YOUR TASK.
The answer must be every line of the records below that contains the word "demand".

[INPUT DATA — start]

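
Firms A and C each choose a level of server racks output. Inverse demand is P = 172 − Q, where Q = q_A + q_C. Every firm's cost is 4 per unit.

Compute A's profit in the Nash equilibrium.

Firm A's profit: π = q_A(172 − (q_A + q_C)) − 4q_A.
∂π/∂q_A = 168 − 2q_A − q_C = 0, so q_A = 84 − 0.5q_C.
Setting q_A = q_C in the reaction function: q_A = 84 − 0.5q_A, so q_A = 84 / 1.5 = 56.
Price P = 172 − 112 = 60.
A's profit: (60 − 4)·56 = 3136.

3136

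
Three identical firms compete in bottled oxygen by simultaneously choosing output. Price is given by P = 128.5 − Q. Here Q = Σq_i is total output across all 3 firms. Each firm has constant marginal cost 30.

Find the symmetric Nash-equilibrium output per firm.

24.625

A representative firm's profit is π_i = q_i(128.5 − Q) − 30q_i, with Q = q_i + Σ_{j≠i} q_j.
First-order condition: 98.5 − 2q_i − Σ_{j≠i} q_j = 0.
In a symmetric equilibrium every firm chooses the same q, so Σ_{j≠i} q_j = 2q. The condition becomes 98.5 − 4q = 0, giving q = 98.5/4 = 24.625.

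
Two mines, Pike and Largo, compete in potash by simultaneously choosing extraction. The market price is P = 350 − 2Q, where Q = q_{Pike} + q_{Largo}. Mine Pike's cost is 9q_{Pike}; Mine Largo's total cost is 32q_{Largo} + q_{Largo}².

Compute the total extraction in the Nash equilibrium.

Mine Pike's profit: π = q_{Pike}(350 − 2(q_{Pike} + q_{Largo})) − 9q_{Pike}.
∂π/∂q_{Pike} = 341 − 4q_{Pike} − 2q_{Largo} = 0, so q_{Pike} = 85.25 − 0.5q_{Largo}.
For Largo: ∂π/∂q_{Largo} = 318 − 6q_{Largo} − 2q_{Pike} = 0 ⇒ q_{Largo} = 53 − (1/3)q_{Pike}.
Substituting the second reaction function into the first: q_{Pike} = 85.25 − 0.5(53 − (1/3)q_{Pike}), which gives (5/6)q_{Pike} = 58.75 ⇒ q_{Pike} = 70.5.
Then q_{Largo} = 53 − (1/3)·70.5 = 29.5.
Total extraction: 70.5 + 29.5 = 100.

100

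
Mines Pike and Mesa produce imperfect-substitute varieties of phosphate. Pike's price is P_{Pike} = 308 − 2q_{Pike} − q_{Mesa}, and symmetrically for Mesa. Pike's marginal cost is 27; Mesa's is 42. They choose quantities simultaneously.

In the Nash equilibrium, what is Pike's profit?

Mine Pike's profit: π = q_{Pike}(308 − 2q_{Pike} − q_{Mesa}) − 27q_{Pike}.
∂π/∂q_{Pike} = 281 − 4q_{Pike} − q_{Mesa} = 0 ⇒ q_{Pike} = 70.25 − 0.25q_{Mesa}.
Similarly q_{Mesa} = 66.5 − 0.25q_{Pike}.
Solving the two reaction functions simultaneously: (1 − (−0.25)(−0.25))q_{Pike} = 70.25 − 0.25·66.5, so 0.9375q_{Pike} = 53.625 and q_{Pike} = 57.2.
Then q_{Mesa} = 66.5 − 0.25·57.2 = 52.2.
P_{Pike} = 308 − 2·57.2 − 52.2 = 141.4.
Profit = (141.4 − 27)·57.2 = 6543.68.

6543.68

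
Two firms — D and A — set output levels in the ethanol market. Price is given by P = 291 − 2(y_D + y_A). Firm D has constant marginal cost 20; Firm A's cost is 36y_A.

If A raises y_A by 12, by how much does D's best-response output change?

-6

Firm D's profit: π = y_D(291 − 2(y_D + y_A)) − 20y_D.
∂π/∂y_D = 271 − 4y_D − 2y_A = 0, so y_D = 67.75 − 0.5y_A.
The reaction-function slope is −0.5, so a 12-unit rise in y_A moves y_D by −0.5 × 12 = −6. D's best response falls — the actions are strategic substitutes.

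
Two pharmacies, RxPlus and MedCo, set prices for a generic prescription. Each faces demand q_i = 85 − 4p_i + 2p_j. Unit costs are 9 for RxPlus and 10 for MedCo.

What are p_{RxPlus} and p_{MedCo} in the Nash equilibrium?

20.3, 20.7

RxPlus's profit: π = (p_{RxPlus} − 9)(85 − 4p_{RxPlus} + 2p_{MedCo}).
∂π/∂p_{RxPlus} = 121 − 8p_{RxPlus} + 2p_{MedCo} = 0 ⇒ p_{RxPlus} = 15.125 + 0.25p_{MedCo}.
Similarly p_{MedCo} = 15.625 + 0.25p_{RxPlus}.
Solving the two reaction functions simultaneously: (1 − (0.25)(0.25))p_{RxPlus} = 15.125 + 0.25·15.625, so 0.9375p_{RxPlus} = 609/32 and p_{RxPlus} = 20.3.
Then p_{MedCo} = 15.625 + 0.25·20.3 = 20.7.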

[INPUT DATA — finish]

ANSWER BOX.
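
Firms A and C each choose a level of server racks output. Inverse demand is P = 172 − Q, where Q = q_A + q_C. Every firm's cost is 4 per unit.
Two pharmacies, RxPlus and MedCo, set prices for a generic prescription. Each faces demand q_i = 85 − 4p_i + 2p_j. Unit costs are 9 for RxPlus and 10 for MedCo.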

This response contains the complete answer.